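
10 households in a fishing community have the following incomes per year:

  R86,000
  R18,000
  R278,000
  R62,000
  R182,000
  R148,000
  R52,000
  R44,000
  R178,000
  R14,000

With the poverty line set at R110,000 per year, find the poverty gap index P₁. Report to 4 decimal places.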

---+---

Exercise description: An exact copy of all the records is what is needed here.

Exercise response:
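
10 households in a fishing community have the following incomes per year:

  R86,000
  R18,000
  R278,000
  R62,000
  R182,000
  R148,000
  R52,000
  R44,000
  R178,000
  R14,000

With the poverty line set at R110,000 per year, find the poverty gap index P₁. Report to 4 decimal places.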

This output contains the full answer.